What is needed:
Only an exact copy of the lines beginning at the one that contains "- Algorithms is fixed at period 5." and ending at the last line of the records below counts as the answer.

___ Supplied material

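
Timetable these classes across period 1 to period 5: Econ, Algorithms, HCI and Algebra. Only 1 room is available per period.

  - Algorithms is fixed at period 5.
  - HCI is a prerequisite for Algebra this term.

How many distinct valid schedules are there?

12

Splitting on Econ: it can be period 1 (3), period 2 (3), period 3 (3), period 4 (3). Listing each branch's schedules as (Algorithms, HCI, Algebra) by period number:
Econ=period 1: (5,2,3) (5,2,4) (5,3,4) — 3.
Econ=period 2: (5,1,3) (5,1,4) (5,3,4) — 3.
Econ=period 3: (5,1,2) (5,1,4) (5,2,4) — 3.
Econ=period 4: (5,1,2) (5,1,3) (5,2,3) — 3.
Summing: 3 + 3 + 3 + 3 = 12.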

______

Written answer:
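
  - Algorithms is fixed at period 5.
  - HCI is a prerequisite for Algebra this term.

How many distinct valid schedules are there?

12

Splitting on Econ: it can be period 1 (3), period 2 (3), period 3 (3), period 4 (3). Listing each branch's schedules as (Algorithms, HCI, Algebra) by period number:
Econ=period 1: (5,2,3) (5,2,4) (5,3,4) — 3.
Econ=period 2: (5,1,3) (5,1,4) (5,3,4) — 3.
Econ=period 3: (5,1,2) (5,1,4) (5,2,4) — 3.
Econ=period 4: (5,1,2) (5,1,3) (5,2,3) — 3.
Summing: 3 + 3 + 3 + 3 = 12.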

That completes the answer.